(Dataset entries)
++++++
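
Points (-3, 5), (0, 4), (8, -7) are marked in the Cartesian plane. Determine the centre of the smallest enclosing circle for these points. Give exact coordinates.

Call the three points A, B, C in the order given.
Side lengths²: AB² = 10, AC² = 265, BC² = 185.
Since AC² = 265 ≥ 185 + 10 = 195, the angle opposite AC is not acute, so the smallest enclosing circle has AC as diameter.
Centre = midpoint of AC = (2.5, -1), r² = 265/4 = 66.25.
Centre = (2.5, -1).

(2.5, -1)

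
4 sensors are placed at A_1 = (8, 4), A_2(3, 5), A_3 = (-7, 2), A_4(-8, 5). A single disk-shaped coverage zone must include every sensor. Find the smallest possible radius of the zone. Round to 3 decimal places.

The farthest pair is A_1–A_4 with squared distance 257. The circle on this segment as diameter has centre (0, 4.5) and r² = 257/4 = 64.25.
Check A_2: distance² to centre = 9.25 ≤ 64.25, so it lies inside.
All remaining points lie in this disk, and no smaller disk contains both endpoints, so this is the minimum enclosing circle.
r = √(64.25) ≈ 8.016.

8.016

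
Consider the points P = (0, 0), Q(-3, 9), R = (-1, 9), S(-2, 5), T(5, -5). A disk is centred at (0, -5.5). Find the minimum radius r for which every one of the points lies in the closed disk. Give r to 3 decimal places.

The required radius is the distance from (0, -5.5) to the farthest point.
Squared distances: 30.25, 219.25, 211.25, 114.25, 25.25.
Maximum is 219.25, attained at Q.
r = √(219.25) ≈ 14.807.

14.807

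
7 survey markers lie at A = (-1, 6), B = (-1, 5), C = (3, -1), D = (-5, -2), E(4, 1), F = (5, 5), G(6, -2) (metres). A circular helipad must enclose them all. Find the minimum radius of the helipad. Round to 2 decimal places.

6.17

A smallest enclosing disk is always determined by at most three of the input points on its boundary.
The minimum enclosing circle is determined by three boundary points: D, F, G.
Their circumcentre is (0.5, 11/14) with r² = 3725/98.
The farthest remaining point A is at distance² 2885/98 ≤ 3725/98.
r = √(3725/98) ≈ 6.17.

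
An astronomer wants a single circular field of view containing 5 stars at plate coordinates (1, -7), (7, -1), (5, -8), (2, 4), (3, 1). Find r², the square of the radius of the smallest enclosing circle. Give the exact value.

The minimum enclosing circle of a finite set is fixed by two of the points (as a diameter) or three (as a circumcircle).
The farthest pair is (5, -8)–(2, 4) with squared distance 153. The circle on this segment as diameter has centre (3.5, -2) and r² = 153/4 = 38.25.
Check (1, -7): distance² to centre = 31.25 ≤ 38.25, so it lies inside.
All remaining points lie in this disk, and no smaller disk contains both endpoints, so this is the minimum enclosing circle.

38.25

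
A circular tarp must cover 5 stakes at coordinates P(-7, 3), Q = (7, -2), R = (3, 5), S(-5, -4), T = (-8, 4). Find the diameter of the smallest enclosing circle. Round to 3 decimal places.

A smallest enclosing disk is always determined by at most three of the input points on its boundary.
The farthest pair is Q–T with squared distance 261. The circle on this segment as diameter has centre (-0.5, 1) and r² = 261/4 = 65.25.
Check P: distance² to centre = 46.25 ≤ 65.25, so it lies inside.
All remaining points lie in this disk, and no smaller disk contains both endpoints, so this is the minimum enclosing circle.
Diameter = 2r = 2√(65.25) ≈ 16.155.

16.155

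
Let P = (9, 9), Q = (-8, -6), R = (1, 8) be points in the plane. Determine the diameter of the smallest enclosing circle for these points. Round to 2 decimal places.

Side lengths²: PQ² = 514, PR² = 65, QR² = 277.
Since PQ² = 514 ≥ 277 + 65 = 342, the angle opposite PQ is not acute, so the smallest enclosing circle has PQ as diameter.
Centre = midpoint of PQ = (0.5, 1.5), r² = 514/4 = 128.5.
Diameter = 2r = 2√(128.5) ≈ 22.67.

22.67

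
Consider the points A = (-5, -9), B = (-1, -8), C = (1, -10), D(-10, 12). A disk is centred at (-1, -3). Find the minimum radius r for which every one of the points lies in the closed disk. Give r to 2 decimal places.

The required radius is the distance from (-1, -3) to the farthest point.
Squared distances: 52, 25, 53, 306.
Maximum is 306, attained at D.
r = √306 ≈ 17.49.

17.49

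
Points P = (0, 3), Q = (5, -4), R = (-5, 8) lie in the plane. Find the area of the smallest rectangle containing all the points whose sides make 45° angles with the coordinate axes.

22

In coordinates u = x + y, v = x − y the rectangle is axis-aligned; the map (x,y)→(u,v) scales areas by 2.
u-values: 3, 1, 3; range = 3 − 1 = 2.
v-values: -3, 9, -13; range = 9 − (-13) = 22.
Area = (2 × 22) / 2 = 22.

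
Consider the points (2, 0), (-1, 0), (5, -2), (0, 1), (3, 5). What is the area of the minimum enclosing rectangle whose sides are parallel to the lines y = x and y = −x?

In coordinates u = x + y, v = x − y the rectangle is axis-aligned; the map (x,y)→(u,v) scales areas by 2.
u-values: 2, -1, 3, 1, 8; range = 8 − (-1) = 9.
v-values: 2, -1, 7, -1, -2; range = 7 − (-2) = 9.
Area = (9 × 9) / 2 = 40.5.

40.5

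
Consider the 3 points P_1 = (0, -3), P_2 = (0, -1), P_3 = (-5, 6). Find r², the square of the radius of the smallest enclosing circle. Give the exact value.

26.5

Side lengths²: P_1P_2² = 4, P_1P_3² = 106, P_2P_3² = 74.
Since P_1P_3² = 106 ≥ 74 + 4 = 78, the angle opposite P_1P_3 is not acute, so the smallest enclosing circle has P_1P_3 as diameter.
Centre = midpoint of P_1P_3 = (-2.5, 1.5), r² = 106/4 = 26.5.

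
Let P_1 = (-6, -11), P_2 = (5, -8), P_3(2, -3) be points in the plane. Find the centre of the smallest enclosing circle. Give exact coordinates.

Side lengths²: P_1P_2² = 130, P_1P_3² = 128, P_2P_3² = 34.
Since P_1P_2² = 130 < 128 + 34 = 162, the triangle is acute, so the smallest enclosing circle is the circumcircle.
Circumcentre = (-0.875, -8.125), r² = 34.53125.
Centre = (-0.875, -8.125).

(-0.875, -8.125)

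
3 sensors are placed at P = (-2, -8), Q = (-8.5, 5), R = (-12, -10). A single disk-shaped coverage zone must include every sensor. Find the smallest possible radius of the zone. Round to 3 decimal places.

Side lengths²: PQ² = 211.25, PR² = 104, QR² = 237.25.
Since QR² = 237.25 < 211.25 + 104 = 315.25, the triangle is acute, so the smallest enclosing circle is the circumcircle.
Circumcentre = (-361/44, -131/44), r² = 61685/968.
r = √(61685/968) ≈ 7.983.

7.983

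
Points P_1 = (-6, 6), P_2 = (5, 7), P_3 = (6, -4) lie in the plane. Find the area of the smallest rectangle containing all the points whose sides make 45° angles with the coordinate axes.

132

In coordinates u = x + y, v = x − y the rectangle is axis-aligned; the map (x,y)→(u,v) scales areas by 2.
u-values: 0, 12, 2; range = 12 − 0 = 12.
v-values: -12, -2, 10; range = 10 − (-12) = 22.
Area = (12 × 22) / 2 = 132.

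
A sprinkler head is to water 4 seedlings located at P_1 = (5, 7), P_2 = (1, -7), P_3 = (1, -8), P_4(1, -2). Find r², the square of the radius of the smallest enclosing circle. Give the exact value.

60.25

The farthest pair is P_1–P_3 with squared distance 241. The circle on this segment as diameter has centre (3, -0.5) and r² = 241/4 = 60.25.
Check P_2: distance² to centre = 46.25 ≤ 60.25, so it lies inside.
All remaining points lie in this disk, and no smaller disk contains both endpoints, so this is the minimum enclosing circle.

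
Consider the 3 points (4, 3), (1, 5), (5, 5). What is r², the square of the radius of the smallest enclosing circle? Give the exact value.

Call the three points A, B, C in the order given.
Side lengths²: AB² = 13, AC² = 5, BC² = 16.
Since BC² = 16 < 13 + 5 = 18, the triangle is acute, so the smallest enclosing circle is the circumcircle.
Circumcentre = (3, 4.75), r² = 4.0625.

4.0625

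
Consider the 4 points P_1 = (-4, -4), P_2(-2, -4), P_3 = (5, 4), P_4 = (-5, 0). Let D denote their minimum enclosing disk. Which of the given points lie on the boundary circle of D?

P_1, P_3

The minimum enclosing circle of a finite set is fixed by two of the points (as a diameter) or three (as a circumcircle).
The farthest pair is P_1–P_3 with squared distance 145. The circle on this segment as diameter has centre (0.5, 0) and r² = 145/4 = 36.25.
Check P_2: distance² to centre = 22.25 ≤ 36.25, so it lies inside.
All remaining points lie in this disk, and no smaller disk contains both endpoints, so this is the minimum enclosing circle.
The points at distance exactly r from the centre are P_1, P_3 — 2 points.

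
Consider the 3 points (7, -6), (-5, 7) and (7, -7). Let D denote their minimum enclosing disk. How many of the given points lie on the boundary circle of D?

Call the three points A, B, C in the order given.
Side lengths²: AB² = 313, AC² = 1, BC² = 340.
Since BC² = 340 ≥ 313 + 1 = 314, the angle opposite BC is not acute, so the smallest enclosing circle has BC as diameter.
Centre = midpoint of BC = (1, 0), r² = 340/4 = 85.
The points at distance exactly r from the centre are (-5, 7), (7, -7) — 2 points.

2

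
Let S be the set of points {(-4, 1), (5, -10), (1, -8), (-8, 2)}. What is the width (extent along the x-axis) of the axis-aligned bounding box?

13

max x = 5, min x = -8, so width = 13.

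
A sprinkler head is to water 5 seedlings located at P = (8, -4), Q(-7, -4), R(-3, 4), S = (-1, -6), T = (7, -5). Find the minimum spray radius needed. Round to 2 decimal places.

By Welzl's lemma the MEC is supported by two points (diametrically opposite) or three points (on a circumcircle).
The minimum enclosing circle is determined by three boundary points: P, Q, R.
Their circumcentre is (0.5, -2.75) with r² = 57.8125.
The farthest remaining point T is at distance² 47.3125 ≤ 57.8125.
r = √(57.8125) ≈ 7.60.

7.60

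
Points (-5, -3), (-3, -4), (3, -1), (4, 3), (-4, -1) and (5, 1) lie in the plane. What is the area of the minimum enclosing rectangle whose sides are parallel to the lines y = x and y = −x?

52.5

In coordinates u = x + y, v = x − y the rectangle is axis-aligned; the map (x,y)→(u,v) scales areas by 2.
u-values: -8, -7, 2, 7, -5, 6; range = 7 − (-8) = 15.
v-values: -2, 1, 4, 1, -3, 4; range = 4 − (-3) = 7.
Area = (15 × 7) / 2 = 52.5.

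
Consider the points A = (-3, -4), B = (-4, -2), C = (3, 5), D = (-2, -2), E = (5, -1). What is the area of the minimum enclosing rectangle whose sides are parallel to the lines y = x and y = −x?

In coordinates u = x + y, v = x − y the rectangle is axis-aligned; the map (x,y)→(u,v) scales areas by 2.
u-values: -7, -6, 8, -4, 4; range = 8 − (-7) = 15.
v-values: 1, -2, -2, 0, 6; range = 6 − (-2) = 8.
Area = (15 × 8) / 2 = 60.

60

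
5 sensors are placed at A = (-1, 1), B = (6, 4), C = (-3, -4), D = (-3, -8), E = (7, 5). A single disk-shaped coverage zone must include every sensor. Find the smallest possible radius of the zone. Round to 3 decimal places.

By Welzl's lemma the MEC is supported by two points (diametrically opposite) or three points (on a circumcircle).
The farthest pair is D–E with squared distance 269. The circle on this segment as diameter has centre (2, -1.5) and r² = 269/4 = 67.25.
Check A: distance² to centre = 15.25 ≤ 67.25, so it lies inside.
All remaining points lie in this disk, and no smaller disk contains both endpoints, so this is the minimum enclosing circle.
r = √(67.25) ≈ 8.201.

8.201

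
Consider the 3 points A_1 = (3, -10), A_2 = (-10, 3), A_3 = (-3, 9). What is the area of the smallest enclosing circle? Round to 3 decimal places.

313.648

Side lengths²: A_1A_2² = 338, A_1A_3² = 397, A_2A_3² = 85.
Since A_1A_3² = 397 < 338 + 85 = 423, the triangle is acute, so the smallest enclosing circle is the circumcircle.
Circumcentre = (-19/26, -19/26), r² = 33745/338.
Area = π·r² = π·33745/338 ≈ 313.648.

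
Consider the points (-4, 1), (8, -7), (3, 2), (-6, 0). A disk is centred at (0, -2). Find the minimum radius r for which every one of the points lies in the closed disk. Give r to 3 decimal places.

9.434

The required radius is the distance from (0, -2) to the farthest point.
Squared distances: 25, 89, 25, 40.
Maximum is 89, attained at (8, -7).
r = √89 ≈ 9.434.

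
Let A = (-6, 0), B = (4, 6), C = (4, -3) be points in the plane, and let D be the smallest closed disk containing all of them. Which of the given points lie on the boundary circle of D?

A, B, C

Side lengths²: AB² = 136, AC² = 109, BC² = 81.
Since AB² = 136 < 109 + 81 = 190, the triangle is acute, so the smallest enclosing circle is the circumcircle.
Circumcentre = (-0.1, 1.5), r² = 37.06.
The points at distance exactly r from the centre are A, B, C — 3 points.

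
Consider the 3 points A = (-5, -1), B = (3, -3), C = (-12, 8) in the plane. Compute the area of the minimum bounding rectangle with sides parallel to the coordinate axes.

x ranges over [-12, 3], width 15.
y ranges over [-3, 8], height 11.
Area = 15 × 11 = 165.

165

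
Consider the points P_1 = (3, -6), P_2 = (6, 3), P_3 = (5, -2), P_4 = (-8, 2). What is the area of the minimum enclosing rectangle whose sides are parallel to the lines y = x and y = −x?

142.5

In coordinates u = x + y, v = x − y the rectangle is axis-aligned; the map (x,y)→(u,v) scales areas by 2.
u-values: -3, 9, 3, -6; range = 9 − (-6) = 15.
v-values: 9, 3, 7, -10; range = 9 − (-10) = 19.
Area = (15 × 19) / 2 = 142.5.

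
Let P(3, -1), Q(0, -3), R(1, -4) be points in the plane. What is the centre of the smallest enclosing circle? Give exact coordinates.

(1.7, -2.3)

Side lengths²: PQ² = 13, PR² = 13, QR² = 2.
Since PR² = 13 < 13 + 2 = 15, the triangle is acute, so the smallest enclosing circle is the circumcircle.
Circumcentre = (1.7, -2.3), r² = 3.38.
Centre = (1.7, -2.3).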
++++++
WHAT IS NEEDED –
Every line from the one containing "Let A = (-6, 0), B" through the last line of the entries should be output exactly; nothing else belongs in the reply.

RESPONSE TO THIS EXERCISE –
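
Let A = (-6, 0), B = (4, 6), C = (4, -3) be points in the plane, and let D be the smallest closed disk containing all of them. Which of the given points lie on the boundary circle of D?

A, B, C

Side lengths²: AB² = 136, AC² = 109, BC² = 81.
Since AB² = 136 < 109 + 81 = 190, the triangle is acute, so the smallest enclosing circle is the circumcircle.
Circumcentre = (-0.1, 1.5), r² = 37.06.
The points at distance exactly r from the centre are A, B, C — 3 points.

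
Consider the 3 points A = (-5, -1), B = (3, -3), C = (-12, 8) in the plane. Compute the area of the minimum bounding rectangle with sides parallel to the coordinate axes.

x ranges over [-12, 3], width 15.
y ranges over [-3, 8], height 11.
Area = 15 × 11 = 165.

165

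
Consider the points P_1 = (3, -6), P_2 = (6, 3), P_3 = (5, -2), P_4 = (-8, 2). What is the area of the minimum enclosing rectangle whose sides are parallel to the lines y = x and y = −x?

142.5

In coordinates u = x + y, v = x − y the rectangle is axis-aligned; the map (x,y)→(u,v) scales areas by 2.
u-values: -3, 9, 3, -6; range = 9 − (-6) = 15.
v-values: 9, 3, 7, -10; range = 9 − (-10) = 19.
Area = (15 × 19) / 2 = 142.5.

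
Let P(3, -1), Q(0, -3), R(1, -4) be points in the plane. What is the centre of the smallest enclosing circle? Give exact coordinates.

(1.7, -2.3)

Side lengths²: PQ² = 13, PR² = 13, QR² = 2.
Since PR² = 13 < 13 + 2 = 15, the triangle is acute, so the smallest enclosing circle is the circumcircle.
Circumcentre = (1.7, -2.3), r² = 3.38.
Centre = (1.7, -2.3).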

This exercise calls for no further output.